Below are the entries to work from; restate word for word the portion that opens with the line containing "Answer: 5622" and closes with the line containing "What is x(0)*37", keeping both.

AVAILABLE DATA section start

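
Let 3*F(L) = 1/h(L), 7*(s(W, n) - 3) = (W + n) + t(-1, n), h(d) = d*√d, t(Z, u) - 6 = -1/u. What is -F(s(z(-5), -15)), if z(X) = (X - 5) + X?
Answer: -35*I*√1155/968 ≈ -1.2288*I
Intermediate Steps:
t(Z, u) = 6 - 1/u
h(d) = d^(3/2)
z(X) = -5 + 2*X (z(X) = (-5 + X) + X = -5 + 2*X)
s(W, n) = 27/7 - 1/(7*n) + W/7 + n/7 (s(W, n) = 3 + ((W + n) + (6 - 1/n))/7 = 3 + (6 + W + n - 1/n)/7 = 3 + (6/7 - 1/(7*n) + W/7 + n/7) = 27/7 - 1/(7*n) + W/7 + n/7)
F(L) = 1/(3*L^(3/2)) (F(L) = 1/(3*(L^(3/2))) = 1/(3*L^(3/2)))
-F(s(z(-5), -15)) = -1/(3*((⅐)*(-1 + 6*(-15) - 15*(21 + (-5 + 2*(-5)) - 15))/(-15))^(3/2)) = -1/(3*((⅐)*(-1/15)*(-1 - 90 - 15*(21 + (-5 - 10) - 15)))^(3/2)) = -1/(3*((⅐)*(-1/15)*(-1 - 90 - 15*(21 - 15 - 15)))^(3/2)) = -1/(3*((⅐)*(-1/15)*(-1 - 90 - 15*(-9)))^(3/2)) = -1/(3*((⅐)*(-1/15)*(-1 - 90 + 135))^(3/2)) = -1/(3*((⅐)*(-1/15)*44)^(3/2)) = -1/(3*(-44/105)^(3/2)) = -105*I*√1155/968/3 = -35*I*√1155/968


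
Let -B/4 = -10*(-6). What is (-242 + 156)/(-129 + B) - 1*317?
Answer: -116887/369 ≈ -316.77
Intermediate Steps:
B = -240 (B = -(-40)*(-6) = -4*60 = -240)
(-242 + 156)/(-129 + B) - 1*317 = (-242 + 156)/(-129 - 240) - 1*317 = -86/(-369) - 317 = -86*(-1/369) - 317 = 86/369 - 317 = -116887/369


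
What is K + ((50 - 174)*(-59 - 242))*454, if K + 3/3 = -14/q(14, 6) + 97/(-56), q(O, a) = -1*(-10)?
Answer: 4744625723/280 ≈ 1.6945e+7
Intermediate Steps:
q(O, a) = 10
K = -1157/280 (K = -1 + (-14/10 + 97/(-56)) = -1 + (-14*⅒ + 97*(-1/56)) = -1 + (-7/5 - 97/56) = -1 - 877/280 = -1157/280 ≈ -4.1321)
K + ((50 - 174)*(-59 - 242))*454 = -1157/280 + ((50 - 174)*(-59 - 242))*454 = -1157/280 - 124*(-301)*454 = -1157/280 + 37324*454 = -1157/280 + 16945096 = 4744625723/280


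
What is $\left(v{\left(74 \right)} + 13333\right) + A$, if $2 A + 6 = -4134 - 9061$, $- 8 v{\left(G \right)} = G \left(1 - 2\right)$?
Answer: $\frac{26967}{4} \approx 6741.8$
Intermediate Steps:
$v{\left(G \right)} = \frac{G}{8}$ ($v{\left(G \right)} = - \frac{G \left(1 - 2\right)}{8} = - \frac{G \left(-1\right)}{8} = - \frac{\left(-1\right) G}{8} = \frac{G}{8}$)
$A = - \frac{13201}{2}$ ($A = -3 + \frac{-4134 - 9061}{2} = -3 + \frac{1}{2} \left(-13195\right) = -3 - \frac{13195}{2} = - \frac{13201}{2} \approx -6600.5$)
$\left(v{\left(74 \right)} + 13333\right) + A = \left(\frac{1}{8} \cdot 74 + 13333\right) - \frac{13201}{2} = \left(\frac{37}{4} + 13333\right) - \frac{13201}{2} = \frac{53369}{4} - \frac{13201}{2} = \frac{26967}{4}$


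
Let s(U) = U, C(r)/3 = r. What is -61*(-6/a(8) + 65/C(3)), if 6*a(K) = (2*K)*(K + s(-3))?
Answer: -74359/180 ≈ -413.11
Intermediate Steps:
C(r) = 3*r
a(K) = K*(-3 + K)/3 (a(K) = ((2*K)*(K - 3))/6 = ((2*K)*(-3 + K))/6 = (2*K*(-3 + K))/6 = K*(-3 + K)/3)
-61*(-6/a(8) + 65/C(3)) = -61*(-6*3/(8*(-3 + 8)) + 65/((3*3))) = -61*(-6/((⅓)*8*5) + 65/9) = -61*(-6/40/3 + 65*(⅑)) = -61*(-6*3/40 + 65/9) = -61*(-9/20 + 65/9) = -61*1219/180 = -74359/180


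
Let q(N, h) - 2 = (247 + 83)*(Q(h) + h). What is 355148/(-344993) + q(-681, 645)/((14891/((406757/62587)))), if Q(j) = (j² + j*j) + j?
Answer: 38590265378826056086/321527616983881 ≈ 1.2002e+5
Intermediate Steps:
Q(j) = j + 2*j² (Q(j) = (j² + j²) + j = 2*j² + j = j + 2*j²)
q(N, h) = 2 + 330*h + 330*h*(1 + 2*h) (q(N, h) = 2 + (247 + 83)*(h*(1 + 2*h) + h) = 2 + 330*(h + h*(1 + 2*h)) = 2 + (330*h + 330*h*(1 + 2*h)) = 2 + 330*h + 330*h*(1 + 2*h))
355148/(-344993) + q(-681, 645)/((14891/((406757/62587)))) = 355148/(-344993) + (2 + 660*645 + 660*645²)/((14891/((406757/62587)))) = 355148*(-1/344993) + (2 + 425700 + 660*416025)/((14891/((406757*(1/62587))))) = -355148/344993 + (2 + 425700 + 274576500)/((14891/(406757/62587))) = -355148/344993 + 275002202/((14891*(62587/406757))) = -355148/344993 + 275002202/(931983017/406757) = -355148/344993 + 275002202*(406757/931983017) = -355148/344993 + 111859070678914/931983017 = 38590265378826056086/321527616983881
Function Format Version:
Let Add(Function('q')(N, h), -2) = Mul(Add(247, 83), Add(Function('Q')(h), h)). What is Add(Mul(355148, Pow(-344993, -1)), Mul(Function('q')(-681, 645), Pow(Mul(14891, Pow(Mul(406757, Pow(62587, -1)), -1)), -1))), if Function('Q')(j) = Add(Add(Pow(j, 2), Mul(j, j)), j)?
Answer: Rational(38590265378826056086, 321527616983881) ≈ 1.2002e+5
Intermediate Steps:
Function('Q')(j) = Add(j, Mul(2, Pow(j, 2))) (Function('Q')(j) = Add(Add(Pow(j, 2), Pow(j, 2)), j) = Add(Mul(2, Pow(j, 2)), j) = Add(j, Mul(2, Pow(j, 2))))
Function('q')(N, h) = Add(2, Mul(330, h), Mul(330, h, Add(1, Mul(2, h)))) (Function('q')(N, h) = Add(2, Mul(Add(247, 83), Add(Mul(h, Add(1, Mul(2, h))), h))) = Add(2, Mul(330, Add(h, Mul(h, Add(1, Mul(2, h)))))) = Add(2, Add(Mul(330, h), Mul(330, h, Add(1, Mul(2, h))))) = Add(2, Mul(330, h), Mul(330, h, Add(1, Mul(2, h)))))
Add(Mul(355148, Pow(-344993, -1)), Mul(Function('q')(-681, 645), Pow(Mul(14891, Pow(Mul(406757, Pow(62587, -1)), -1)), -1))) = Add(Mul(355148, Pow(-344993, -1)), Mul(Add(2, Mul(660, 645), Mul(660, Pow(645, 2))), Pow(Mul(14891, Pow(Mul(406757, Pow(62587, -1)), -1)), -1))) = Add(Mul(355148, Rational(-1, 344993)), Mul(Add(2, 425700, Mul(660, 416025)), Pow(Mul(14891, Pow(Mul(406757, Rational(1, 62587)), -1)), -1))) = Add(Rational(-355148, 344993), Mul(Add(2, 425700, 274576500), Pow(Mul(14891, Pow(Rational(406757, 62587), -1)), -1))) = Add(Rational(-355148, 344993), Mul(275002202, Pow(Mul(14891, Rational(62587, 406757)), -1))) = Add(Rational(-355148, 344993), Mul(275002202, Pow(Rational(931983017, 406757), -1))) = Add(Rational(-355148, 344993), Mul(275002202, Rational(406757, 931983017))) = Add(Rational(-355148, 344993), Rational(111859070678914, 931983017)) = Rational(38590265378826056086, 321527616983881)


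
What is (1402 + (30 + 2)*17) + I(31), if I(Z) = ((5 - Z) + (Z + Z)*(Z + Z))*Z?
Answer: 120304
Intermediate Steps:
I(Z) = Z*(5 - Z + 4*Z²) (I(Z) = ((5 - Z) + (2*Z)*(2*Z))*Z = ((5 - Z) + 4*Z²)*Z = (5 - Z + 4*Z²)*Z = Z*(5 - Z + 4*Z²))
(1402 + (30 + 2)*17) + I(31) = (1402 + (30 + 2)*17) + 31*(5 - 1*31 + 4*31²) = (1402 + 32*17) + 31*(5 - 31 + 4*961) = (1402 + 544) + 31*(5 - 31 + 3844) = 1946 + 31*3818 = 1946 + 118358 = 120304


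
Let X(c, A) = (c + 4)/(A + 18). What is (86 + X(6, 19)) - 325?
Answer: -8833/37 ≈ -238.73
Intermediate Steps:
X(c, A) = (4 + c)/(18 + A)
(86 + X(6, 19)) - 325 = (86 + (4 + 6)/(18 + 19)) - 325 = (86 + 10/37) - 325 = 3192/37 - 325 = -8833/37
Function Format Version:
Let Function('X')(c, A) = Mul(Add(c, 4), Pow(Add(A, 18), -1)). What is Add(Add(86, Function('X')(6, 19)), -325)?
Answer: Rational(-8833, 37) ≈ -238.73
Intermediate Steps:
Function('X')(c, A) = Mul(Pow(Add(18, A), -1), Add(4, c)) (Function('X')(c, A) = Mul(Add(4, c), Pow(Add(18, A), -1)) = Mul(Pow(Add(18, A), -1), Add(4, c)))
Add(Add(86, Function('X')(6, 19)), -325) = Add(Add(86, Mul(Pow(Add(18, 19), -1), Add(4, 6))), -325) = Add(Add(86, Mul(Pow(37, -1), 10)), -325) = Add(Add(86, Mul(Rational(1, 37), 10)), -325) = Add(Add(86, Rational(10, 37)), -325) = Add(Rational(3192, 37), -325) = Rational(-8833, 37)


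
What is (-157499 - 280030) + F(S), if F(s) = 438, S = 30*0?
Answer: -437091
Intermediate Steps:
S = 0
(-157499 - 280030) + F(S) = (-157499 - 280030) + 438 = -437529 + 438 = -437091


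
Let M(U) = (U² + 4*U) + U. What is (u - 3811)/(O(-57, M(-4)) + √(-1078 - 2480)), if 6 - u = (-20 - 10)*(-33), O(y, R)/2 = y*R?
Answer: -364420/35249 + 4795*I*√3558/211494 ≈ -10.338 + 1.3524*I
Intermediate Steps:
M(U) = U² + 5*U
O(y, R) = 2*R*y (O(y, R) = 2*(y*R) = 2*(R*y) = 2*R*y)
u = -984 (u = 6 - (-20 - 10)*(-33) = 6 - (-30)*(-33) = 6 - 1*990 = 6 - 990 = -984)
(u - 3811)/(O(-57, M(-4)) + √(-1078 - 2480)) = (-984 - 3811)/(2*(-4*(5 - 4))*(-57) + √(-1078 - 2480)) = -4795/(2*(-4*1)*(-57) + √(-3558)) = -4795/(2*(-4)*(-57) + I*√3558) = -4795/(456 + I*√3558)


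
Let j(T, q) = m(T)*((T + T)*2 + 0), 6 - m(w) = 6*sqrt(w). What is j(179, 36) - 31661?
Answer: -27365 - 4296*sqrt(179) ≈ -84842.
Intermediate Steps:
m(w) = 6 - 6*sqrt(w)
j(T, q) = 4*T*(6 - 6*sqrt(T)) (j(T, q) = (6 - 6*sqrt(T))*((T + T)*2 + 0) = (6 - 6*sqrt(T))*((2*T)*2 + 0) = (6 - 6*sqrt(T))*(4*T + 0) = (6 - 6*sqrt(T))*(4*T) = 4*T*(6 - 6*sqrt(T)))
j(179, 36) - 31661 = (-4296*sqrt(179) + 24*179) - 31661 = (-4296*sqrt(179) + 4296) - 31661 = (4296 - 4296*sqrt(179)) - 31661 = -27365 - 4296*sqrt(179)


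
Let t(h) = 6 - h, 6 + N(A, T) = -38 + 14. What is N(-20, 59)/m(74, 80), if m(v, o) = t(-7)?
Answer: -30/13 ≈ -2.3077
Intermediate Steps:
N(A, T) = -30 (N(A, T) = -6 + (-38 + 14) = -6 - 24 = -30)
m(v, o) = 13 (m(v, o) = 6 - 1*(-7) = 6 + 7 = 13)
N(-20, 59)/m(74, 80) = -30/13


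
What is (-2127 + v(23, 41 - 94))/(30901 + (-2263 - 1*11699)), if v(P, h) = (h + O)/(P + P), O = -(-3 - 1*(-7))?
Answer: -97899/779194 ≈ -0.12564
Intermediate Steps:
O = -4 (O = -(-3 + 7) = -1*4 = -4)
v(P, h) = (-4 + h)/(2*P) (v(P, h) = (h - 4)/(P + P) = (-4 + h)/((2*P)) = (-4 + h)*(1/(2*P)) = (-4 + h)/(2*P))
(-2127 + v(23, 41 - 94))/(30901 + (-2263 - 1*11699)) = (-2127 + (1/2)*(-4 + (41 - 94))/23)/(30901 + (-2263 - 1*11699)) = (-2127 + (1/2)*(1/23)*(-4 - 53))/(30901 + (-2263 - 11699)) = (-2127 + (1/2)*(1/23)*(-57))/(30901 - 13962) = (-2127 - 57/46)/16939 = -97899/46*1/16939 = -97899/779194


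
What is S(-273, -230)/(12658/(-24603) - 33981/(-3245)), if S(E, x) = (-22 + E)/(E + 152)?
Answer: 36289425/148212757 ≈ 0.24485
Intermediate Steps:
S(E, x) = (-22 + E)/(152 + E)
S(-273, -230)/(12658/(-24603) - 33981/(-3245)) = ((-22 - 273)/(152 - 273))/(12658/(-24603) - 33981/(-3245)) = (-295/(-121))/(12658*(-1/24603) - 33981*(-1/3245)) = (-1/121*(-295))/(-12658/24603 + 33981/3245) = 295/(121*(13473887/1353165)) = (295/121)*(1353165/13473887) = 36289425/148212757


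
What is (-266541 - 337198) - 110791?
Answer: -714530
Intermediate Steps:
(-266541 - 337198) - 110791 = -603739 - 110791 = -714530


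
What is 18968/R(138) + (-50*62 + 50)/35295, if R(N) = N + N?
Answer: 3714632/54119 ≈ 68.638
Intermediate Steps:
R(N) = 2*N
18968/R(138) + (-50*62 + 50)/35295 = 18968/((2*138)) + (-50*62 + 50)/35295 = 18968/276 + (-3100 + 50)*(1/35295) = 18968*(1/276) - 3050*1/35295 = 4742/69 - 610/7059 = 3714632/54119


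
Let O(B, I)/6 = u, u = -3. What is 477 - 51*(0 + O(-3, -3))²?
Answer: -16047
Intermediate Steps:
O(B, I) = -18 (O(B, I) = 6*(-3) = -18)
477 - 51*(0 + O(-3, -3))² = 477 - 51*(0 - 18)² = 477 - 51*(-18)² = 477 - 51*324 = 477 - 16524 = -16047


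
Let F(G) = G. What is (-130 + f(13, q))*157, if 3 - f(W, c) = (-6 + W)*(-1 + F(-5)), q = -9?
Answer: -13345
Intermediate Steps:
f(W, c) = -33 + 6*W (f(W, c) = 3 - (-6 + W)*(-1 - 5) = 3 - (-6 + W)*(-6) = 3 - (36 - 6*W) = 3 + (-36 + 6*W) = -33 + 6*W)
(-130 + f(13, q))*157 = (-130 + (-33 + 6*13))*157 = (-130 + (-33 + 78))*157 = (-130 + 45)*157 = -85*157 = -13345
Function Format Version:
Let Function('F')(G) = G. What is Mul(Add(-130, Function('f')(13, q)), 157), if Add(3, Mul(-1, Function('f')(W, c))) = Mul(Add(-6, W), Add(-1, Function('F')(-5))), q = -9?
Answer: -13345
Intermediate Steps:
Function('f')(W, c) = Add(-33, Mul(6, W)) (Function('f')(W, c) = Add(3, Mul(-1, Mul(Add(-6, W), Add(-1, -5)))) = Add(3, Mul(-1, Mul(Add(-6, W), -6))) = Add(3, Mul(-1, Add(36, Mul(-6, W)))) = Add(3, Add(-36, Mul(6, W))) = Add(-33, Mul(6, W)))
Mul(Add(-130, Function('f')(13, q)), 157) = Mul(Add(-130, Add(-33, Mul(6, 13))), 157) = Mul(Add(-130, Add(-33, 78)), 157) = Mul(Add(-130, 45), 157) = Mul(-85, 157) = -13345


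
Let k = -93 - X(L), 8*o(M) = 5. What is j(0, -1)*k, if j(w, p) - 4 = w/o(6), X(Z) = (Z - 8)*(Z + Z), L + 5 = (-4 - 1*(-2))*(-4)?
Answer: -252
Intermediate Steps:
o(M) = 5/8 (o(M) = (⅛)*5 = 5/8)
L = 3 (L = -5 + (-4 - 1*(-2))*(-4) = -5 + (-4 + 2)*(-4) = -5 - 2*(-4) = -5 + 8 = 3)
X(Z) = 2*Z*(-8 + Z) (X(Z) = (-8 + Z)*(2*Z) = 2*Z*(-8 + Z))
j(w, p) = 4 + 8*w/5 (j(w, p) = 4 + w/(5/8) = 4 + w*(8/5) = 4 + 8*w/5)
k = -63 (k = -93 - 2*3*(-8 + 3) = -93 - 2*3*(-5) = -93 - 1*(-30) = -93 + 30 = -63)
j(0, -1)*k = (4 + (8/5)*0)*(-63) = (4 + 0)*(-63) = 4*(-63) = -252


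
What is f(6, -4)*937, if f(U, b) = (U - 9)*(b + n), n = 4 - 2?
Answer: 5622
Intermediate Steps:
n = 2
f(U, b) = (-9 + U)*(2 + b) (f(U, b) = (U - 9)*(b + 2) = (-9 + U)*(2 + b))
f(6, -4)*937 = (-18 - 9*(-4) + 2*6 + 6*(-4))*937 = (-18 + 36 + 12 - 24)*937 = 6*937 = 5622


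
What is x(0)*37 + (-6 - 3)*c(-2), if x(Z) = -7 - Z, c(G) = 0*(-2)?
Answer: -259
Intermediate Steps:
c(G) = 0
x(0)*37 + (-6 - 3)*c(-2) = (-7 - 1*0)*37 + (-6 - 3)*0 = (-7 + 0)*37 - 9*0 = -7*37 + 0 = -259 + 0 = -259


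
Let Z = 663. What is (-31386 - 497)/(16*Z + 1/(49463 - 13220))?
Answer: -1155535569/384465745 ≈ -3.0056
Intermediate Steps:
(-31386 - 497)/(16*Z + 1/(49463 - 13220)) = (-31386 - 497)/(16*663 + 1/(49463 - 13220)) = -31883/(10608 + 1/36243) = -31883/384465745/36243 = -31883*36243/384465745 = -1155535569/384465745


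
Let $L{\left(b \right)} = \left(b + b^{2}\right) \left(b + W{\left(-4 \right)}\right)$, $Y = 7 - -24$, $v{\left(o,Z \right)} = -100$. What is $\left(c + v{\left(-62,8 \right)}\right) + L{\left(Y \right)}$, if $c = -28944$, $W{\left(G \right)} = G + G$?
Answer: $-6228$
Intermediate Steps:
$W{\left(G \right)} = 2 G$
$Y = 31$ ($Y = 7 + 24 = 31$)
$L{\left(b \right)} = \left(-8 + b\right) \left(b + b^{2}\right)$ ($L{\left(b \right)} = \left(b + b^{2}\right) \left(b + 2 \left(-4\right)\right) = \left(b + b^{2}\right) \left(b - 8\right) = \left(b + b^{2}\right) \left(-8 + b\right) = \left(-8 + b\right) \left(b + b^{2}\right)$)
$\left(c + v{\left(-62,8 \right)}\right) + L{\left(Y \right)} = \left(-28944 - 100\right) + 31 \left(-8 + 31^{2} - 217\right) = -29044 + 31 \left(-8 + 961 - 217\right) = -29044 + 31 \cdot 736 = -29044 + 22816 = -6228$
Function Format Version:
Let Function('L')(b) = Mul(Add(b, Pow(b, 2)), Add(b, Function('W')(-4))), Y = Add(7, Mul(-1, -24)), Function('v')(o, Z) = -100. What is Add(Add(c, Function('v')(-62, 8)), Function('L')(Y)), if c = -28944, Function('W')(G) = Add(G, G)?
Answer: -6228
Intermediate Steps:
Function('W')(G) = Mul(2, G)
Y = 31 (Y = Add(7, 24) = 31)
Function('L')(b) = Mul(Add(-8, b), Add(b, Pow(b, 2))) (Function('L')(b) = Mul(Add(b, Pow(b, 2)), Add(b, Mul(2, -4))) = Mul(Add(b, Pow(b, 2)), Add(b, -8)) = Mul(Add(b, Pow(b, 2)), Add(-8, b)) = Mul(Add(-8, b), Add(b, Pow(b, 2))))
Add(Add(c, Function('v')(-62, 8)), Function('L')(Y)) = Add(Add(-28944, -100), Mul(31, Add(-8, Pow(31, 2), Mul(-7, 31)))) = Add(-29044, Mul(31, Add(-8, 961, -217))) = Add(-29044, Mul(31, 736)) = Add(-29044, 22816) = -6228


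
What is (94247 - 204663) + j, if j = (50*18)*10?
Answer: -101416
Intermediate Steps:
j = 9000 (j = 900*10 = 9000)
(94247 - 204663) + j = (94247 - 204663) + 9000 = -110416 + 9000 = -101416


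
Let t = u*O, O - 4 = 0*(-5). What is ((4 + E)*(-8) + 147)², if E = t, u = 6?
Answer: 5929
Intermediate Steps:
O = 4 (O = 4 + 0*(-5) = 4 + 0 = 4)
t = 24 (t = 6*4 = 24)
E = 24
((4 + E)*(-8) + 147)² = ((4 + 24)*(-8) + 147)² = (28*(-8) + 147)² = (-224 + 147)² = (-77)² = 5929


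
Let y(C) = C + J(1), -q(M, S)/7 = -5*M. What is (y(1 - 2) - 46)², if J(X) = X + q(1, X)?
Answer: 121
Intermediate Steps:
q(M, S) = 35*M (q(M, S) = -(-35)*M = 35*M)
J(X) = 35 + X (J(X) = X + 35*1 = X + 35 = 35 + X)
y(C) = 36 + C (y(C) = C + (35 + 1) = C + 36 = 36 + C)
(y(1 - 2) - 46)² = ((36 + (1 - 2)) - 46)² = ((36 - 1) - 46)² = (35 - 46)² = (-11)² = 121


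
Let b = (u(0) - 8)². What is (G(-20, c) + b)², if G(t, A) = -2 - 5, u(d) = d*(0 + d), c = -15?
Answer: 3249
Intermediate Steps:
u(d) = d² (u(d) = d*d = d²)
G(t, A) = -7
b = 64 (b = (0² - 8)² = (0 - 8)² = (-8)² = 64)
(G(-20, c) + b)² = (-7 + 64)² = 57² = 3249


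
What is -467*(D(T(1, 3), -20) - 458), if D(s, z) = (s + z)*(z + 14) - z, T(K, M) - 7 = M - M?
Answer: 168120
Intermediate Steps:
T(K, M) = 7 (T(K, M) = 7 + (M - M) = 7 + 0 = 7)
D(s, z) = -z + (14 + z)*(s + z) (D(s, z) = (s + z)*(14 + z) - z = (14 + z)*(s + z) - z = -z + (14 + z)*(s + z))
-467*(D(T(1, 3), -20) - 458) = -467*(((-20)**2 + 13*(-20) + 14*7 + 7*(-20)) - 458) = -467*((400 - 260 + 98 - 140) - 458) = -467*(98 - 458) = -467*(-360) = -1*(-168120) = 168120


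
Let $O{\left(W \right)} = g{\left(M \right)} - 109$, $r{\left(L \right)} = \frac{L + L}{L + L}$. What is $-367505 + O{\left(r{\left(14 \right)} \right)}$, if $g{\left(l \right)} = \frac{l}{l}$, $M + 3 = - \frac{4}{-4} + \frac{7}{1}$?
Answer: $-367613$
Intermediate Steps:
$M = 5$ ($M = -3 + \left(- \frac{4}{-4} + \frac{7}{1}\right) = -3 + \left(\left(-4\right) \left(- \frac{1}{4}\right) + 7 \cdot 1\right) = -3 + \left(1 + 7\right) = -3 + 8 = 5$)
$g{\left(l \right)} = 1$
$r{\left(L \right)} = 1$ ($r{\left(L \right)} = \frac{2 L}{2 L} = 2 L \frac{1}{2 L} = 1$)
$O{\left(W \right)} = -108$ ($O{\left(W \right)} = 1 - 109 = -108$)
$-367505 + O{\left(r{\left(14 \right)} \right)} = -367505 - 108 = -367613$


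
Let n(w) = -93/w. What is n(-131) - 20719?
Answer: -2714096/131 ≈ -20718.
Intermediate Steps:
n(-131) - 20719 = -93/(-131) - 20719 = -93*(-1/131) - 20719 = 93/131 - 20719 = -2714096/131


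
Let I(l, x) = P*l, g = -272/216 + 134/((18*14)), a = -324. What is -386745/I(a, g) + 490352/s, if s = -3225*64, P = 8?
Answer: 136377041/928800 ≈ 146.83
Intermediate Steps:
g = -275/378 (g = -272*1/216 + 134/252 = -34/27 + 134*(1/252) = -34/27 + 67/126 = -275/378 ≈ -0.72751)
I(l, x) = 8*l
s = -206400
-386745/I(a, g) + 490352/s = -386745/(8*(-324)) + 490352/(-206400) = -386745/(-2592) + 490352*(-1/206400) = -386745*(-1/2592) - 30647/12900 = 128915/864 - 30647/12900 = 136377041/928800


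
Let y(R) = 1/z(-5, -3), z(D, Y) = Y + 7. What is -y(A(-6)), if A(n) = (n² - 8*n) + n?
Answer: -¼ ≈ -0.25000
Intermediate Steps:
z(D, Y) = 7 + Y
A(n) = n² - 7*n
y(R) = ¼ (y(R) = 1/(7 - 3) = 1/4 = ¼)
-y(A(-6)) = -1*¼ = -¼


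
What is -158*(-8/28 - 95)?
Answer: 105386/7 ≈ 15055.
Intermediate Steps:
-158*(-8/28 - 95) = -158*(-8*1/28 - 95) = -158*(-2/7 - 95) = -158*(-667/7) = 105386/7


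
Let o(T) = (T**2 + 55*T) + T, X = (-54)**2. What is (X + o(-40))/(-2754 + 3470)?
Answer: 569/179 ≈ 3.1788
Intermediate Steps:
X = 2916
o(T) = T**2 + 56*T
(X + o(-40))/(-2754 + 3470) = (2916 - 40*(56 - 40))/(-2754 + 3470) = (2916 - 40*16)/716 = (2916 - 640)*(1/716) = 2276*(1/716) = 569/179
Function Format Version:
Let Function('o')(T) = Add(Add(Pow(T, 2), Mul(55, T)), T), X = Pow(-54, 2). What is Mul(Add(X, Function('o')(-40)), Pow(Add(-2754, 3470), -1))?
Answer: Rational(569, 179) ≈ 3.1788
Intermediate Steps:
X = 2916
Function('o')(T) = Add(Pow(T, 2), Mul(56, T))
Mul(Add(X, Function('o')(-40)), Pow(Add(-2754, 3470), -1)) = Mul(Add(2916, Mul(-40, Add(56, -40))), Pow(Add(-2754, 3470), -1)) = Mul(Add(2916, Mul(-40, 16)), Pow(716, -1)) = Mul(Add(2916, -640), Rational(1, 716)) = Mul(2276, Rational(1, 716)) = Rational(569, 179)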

AVAILABLE DATA section end

ANSWER TO THIS TASK:
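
Answer: 5622
Intermediate Steps:
n = 2
f(U, b) = (-9 + U)*(2 + b) (f(U, b) = (U - 9)*(b + 2) = (-9 + U)*(2 + b))
f(6, -4)*937 = (-18 - 9*(-4) + 2*6 + 6*(-4))*937 = (-18 + 36 + 12 - 24)*937 = 6*937 = 5622


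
What is x(0)*37 + (-6 - 3)*c(-2), if x(Z) = -7 - Z, c(G) = 0*(-2)?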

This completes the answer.